> _Exercise requirements_
Return every line below in which "inscribed" appears.

* * *

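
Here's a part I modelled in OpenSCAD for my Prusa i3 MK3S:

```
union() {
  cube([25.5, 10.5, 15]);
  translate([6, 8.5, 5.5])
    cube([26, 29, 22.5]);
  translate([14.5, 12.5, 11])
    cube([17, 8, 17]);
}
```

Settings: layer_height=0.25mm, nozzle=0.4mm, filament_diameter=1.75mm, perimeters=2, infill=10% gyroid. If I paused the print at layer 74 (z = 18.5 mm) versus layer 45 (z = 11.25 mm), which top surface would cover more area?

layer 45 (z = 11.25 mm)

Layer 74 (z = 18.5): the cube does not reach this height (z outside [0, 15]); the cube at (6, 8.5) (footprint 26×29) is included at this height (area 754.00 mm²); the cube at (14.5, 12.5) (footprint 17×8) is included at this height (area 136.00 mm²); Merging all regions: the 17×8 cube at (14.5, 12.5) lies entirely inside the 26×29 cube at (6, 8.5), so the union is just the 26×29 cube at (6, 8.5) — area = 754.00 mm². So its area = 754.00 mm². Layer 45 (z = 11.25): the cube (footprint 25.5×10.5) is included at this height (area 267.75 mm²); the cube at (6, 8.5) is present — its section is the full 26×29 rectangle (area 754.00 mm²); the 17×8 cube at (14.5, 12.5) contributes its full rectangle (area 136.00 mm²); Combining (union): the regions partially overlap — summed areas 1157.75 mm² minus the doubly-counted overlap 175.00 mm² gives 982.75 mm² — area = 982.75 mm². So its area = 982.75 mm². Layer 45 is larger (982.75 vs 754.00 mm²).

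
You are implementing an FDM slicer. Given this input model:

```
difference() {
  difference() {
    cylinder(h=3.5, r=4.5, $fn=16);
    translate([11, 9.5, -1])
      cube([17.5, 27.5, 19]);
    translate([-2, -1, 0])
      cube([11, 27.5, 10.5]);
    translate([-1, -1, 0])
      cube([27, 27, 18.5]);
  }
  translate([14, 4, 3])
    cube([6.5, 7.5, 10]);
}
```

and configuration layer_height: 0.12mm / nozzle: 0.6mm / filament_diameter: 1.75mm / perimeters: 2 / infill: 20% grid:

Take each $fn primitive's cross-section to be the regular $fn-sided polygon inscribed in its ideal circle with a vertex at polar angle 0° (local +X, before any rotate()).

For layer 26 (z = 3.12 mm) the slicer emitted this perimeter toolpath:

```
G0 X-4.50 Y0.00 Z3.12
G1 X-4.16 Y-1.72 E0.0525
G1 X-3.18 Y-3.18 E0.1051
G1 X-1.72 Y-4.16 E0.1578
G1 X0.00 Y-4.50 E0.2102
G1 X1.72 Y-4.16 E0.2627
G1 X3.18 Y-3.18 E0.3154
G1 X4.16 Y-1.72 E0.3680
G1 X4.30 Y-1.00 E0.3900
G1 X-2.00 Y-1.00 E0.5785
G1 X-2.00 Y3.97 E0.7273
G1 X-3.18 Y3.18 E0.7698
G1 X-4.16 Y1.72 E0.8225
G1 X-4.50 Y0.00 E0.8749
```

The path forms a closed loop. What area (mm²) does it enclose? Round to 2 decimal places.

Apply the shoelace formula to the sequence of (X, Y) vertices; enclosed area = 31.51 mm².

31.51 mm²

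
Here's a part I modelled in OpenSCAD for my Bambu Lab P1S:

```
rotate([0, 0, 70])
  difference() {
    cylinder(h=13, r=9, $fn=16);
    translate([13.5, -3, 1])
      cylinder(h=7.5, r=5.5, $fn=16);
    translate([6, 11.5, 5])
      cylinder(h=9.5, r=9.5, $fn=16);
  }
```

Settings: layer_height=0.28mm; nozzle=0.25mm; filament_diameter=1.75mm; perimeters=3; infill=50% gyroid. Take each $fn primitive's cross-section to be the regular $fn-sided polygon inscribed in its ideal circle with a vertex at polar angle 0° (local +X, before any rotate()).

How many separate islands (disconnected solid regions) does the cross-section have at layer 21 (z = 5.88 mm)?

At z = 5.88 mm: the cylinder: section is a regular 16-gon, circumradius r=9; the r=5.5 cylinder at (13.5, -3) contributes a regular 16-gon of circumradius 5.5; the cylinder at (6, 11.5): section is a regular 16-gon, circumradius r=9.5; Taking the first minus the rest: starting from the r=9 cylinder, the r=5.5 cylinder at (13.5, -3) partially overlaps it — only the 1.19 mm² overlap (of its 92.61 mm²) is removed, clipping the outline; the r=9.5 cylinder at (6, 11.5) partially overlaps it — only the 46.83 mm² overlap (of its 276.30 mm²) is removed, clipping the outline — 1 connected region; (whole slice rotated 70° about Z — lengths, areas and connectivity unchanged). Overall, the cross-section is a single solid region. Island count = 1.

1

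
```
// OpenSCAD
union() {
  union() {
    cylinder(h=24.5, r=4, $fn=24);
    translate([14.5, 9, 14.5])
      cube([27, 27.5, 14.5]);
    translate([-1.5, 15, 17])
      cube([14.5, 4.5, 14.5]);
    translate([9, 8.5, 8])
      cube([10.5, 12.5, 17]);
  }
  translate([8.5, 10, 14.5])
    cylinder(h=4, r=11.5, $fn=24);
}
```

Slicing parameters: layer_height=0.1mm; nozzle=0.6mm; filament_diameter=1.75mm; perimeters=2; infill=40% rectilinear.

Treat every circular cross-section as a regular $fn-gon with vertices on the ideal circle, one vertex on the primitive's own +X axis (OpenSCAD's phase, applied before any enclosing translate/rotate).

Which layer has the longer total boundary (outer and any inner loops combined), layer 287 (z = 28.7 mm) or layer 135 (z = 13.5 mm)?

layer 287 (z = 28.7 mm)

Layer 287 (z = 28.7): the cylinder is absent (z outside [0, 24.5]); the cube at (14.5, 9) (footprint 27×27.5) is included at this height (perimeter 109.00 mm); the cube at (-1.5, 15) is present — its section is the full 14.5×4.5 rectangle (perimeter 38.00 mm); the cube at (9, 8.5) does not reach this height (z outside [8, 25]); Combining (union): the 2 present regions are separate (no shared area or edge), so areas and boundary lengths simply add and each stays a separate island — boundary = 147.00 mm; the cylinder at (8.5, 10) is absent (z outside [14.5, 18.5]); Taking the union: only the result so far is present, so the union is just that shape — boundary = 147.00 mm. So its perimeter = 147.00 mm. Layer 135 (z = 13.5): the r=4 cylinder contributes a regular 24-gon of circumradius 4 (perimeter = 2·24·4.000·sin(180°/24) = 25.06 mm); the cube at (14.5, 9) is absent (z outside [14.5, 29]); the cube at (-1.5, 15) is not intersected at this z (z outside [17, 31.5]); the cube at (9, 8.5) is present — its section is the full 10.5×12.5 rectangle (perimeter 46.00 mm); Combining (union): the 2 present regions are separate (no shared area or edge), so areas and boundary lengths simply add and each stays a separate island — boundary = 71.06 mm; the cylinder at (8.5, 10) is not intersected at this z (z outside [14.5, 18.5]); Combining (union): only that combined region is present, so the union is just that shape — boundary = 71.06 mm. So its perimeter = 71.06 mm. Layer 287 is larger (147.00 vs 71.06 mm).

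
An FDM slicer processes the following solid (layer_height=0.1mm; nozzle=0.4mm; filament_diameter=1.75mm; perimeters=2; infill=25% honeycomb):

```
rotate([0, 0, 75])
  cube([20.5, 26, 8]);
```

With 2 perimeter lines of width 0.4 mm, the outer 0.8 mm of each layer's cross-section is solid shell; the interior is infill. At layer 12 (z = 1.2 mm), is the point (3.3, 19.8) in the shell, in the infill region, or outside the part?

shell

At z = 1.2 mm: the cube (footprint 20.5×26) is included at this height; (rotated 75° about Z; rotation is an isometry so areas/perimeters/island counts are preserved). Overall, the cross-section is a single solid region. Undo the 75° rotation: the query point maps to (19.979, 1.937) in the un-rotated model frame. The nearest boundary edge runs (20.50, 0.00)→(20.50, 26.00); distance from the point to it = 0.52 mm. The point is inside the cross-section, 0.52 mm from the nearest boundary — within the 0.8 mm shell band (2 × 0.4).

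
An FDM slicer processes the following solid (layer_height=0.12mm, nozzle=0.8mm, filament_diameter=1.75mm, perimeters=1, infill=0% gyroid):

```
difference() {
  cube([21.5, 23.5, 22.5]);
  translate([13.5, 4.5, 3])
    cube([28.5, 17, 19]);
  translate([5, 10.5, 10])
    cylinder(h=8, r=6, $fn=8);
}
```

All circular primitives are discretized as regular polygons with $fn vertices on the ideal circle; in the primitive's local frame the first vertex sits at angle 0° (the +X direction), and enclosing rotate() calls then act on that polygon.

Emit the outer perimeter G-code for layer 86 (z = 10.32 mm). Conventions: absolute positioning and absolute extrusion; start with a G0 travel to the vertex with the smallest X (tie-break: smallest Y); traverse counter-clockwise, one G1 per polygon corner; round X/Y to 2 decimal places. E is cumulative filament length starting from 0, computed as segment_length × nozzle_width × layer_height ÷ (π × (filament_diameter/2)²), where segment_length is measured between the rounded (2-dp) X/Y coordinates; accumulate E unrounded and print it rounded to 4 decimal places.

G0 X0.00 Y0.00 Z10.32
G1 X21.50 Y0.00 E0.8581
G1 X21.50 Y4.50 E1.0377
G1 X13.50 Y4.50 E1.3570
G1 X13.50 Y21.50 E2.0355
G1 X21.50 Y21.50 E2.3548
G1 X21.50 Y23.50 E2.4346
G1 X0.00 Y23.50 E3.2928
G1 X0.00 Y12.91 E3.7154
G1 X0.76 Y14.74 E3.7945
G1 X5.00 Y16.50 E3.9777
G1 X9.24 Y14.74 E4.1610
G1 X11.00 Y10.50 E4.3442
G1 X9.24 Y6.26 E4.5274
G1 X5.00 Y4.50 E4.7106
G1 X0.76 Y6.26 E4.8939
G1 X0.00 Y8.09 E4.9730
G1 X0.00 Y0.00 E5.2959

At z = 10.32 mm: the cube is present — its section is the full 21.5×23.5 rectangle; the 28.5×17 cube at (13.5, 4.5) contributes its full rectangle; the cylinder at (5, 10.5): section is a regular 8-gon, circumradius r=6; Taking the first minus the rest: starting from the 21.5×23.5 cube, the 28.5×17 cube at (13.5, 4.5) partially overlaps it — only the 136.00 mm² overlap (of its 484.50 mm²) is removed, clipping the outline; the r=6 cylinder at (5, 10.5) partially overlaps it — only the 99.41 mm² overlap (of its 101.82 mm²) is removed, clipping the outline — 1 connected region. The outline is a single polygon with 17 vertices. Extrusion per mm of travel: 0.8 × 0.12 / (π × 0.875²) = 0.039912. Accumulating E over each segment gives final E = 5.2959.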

* * *

> _Final answer_
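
Take each $fn primitive's cross-section to be the regular $fn-sided polygon inscribed in its ideal circle with a vertex at polar angle 0° (local +X, before any rotate()).
Settings: layer_height=0.28mm; nozzle=0.25mm; filament_diameter=1.75mm; perimeters=3; infill=50% gyroid. Take each $fn primitive's cross-section to be the regular $fn-sided polygon inscribed in its ideal circle with a vertex at polar angle 0° (local +X, before any rotate()).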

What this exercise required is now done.